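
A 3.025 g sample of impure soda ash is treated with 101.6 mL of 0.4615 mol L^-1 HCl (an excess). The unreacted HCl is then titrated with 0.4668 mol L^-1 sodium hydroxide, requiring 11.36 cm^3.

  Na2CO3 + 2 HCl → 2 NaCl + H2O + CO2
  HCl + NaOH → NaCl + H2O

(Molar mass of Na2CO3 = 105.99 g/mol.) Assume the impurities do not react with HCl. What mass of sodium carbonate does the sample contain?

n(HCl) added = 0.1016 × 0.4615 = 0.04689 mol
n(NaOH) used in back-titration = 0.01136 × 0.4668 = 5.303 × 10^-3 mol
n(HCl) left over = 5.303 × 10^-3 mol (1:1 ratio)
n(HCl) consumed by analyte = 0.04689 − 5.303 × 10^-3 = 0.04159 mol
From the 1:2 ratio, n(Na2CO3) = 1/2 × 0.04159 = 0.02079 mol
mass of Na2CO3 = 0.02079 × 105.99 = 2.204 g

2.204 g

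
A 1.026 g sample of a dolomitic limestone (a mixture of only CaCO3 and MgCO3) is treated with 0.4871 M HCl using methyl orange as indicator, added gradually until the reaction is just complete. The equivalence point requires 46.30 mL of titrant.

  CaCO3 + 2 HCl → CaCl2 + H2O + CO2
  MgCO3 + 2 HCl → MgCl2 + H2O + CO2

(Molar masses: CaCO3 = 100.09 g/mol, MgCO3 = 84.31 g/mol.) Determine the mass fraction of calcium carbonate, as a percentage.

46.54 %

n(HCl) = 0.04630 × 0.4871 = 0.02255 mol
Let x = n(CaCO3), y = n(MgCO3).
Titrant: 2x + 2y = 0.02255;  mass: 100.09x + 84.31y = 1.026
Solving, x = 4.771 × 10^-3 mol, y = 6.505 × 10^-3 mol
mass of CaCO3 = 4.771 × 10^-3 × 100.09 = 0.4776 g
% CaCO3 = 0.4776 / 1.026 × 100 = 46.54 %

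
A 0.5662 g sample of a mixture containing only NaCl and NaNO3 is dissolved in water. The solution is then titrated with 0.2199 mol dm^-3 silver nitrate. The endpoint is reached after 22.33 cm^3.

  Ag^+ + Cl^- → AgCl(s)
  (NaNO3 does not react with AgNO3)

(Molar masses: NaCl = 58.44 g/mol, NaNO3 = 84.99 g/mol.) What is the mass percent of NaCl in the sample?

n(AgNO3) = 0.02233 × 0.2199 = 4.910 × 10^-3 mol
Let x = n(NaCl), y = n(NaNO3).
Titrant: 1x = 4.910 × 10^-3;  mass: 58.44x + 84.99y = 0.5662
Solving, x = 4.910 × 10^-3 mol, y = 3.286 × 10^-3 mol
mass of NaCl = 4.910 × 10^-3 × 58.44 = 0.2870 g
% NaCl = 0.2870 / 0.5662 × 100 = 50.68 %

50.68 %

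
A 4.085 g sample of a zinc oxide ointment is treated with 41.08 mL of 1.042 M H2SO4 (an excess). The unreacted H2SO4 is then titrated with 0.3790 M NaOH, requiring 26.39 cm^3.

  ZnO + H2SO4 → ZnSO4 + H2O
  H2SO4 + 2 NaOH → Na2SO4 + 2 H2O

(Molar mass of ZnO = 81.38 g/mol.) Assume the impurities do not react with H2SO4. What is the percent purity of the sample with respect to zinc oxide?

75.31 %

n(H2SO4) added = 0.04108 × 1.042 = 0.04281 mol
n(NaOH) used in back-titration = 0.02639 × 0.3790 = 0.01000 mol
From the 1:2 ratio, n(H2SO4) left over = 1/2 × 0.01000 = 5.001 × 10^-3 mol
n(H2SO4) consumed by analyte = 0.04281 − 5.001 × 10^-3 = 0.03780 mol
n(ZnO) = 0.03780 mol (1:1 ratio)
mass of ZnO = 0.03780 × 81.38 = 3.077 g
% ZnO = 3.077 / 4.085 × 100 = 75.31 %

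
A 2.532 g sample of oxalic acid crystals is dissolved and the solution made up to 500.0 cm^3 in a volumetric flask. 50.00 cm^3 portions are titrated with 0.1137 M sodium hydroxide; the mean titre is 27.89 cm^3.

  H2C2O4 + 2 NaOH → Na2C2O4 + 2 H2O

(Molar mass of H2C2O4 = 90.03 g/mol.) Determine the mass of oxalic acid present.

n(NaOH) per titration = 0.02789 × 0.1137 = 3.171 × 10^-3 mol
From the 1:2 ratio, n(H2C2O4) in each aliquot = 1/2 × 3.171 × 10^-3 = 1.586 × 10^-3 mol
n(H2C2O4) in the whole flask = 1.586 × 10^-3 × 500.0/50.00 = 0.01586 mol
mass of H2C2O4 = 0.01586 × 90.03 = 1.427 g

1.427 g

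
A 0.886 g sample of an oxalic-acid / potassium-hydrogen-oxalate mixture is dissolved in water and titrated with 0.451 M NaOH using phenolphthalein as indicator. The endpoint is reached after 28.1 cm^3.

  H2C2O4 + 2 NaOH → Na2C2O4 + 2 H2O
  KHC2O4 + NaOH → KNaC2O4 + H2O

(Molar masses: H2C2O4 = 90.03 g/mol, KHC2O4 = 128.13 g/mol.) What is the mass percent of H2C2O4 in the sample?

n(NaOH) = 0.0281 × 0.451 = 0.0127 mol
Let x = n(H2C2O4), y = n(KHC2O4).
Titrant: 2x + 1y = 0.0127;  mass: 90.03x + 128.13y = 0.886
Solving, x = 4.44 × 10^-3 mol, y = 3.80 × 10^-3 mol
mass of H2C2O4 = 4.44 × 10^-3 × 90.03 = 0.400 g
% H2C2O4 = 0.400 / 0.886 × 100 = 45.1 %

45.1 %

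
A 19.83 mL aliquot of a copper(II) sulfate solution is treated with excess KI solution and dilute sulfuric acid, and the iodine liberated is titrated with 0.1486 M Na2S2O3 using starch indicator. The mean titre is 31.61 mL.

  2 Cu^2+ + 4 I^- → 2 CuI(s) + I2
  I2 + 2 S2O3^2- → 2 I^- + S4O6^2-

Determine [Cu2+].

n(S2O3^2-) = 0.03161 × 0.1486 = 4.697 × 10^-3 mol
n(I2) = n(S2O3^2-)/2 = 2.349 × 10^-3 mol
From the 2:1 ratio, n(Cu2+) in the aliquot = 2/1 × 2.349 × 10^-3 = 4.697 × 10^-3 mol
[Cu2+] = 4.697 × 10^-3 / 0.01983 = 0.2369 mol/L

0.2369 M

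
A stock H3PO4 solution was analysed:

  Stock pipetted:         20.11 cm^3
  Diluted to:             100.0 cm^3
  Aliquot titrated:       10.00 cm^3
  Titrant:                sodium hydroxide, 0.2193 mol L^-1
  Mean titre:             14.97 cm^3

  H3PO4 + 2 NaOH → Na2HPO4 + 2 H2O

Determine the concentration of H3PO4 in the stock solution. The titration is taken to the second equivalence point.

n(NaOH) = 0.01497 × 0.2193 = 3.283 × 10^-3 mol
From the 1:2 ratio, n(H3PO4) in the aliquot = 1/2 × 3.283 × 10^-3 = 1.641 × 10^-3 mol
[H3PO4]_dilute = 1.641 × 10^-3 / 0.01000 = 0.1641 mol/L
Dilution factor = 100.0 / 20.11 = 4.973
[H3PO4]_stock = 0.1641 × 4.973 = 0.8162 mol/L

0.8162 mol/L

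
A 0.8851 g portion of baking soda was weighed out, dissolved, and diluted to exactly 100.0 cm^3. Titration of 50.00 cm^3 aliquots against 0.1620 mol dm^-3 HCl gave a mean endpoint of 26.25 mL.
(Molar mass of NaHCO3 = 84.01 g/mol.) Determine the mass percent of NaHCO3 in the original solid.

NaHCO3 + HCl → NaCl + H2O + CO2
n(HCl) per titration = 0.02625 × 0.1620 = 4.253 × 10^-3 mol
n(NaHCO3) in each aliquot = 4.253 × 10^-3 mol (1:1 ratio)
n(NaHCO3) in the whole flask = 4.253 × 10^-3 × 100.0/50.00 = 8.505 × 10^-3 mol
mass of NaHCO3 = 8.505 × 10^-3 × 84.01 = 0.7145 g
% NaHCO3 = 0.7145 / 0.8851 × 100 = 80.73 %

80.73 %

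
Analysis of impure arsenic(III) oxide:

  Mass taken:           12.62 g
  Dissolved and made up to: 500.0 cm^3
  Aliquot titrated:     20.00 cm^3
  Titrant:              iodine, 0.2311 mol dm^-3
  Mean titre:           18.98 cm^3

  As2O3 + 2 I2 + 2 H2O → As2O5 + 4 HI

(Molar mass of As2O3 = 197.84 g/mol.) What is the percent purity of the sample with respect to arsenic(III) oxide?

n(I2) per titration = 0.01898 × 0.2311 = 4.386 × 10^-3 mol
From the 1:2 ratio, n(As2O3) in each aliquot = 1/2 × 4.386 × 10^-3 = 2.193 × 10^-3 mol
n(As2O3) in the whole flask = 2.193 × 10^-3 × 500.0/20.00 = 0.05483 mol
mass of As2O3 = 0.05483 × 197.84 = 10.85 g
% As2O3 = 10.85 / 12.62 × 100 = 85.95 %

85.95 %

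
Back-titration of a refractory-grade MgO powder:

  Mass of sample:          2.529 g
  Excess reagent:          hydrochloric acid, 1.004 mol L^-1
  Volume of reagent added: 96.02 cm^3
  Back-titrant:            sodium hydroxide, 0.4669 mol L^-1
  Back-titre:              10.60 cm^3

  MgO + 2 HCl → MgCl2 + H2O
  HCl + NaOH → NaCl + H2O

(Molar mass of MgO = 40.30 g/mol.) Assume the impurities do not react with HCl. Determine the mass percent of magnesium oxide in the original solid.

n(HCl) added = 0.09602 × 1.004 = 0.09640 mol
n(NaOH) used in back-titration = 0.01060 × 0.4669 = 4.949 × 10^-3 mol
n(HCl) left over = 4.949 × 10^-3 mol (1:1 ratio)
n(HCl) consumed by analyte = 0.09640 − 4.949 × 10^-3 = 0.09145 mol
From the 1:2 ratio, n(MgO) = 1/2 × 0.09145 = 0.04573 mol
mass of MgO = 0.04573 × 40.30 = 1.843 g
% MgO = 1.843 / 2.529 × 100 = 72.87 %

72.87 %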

> Work to complete
Look at the material above and copy, word for word, its lines from the first through the one containing "Ag^+ + Cl^- → AgCl(s)".

> Output
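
A 3.025 g sample of impure soda ash is treated with 101.6 mL of 0.4615 mol L^-1 HCl (an excess). The unreacted HCl is then titrated with 0.4668 mol L^-1 sodium hydroxide, requiring 11.36 cm^3.

  Na2CO3 + 2 HCl → 2 NaCl + H2O + CO2
  HCl + NaOH → NaCl + H2O

(Molar mass of Na2CO3 = 105.99 g/mol.) Assume the impurities do not react with HCl. What mass of sodium carbonate does the sample contain?

n(HCl) added = 0.1016 × 0.4615 = 0.04689 mol
n(NaOH) used in back-titration = 0.01136 × 0.4668 = 5.303 × 10^-3 mol
n(HCl) left over = 5.303 × 10^-3 mol (1:1 ratio)
n(HCl) consumed by analyte = 0.04689 − 5.303 × 10^-3 = 0.04159 mol
From the 1:2 ratio, n(Na2CO3) = 1/2 × 0.04159 = 0.02079 mol
mass of Na2CO3 = 0.02079 × 105.99 = 2.204 g

2.204 g

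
A 1.026 g sample of a dolomitic limestone (a mixture of only CaCO3 and MgCO3) is treated with 0.4871 M HCl using methyl orange as indicator, added gradually until the reaction is just complete. The equivalence point requires 46.30 mL of titrant.

  CaCO3 + 2 HCl → CaCl2 + H2O + CO2
  MgCO3 + 2 HCl → MgCl2 + H2O + CO2

(Molar masses: CaCO3 = 100.09 g/mol, MgCO3 = 84.31 g/mol.) Determine the mass fraction of calcium carbonate, as a percentage.

46.54 %

n(HCl) = 0.04630 × 0.4871 = 0.02255 mol
Let x = n(CaCO3), y = n(MgCO3).
Titrant: 2x + 2y = 0.02255;  mass: 100.09x + 84.31y = 1.026
Solving, x = 4.771 × 10^-3 mol, y = 6.505 × 10^-3 mol
mass of CaCO3 = 4.771 × 10^-3 × 100.09 = 0.4776 g
% CaCO3 = 0.4776 / 1.026 × 100 = 46.54 %

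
A 0.5662 g sample of a mixture containing only NaCl and NaNO3 is dissolved in water. The solution is then titrated with 0.2199 mol dm^-3 silver nitrate. The endpoint is reached after 22.33 cm^3.

  Ag^+ + Cl^- → AgCl(s)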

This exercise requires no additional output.